What you have to do> Give back all the entries below. Omit none of them.

Material shown>
--- START ---
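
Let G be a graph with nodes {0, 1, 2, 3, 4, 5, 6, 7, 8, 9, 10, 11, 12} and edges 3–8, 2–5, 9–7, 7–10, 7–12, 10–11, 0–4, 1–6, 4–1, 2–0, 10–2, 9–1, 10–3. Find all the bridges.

1-6, 10-11, 10-3, 12-7, 2-5, 3-8

The edges on the cycle 9-7-10-2-0-4-1-9 are not bridges since each lies on that cycle.
But removing 6–1 disconnects 6 from 1; removing 10–3 disconnects 10 from 3; removing 7–12 disconnects 7 from 12; removing 10–11 disconnects 10 from 11 — these are bridges.
In total 6 edges are bridges.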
--- END ---
Response to the task>
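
Let G be a graph with nodes {0, 1, 2, 3, 4, 5, 6, 7, 8, 9, 10, 11, 12} and edges 3–8, 2–5, 9–7, 7–10, 7–12, 10–11, 0–4, 1–6, 4–1, 2–0, 10–2, 9–1, 10–3. Find all the bridges.

1-6, 10-11, 10-3, 12-7, 2-5, 3-8

The edges on the cycle 9-7-10-2-0-4-1-9 are not bridges since each lies on that cycle.
But removing 6–1 disconnects 6 from 1; removing 10–3 disconnects 10 from 3; removing 7–12 disconnects 7 from 12; removing 10–11 disconnects 10 from 11 — these are bridges.
In total 6 edges are bridges.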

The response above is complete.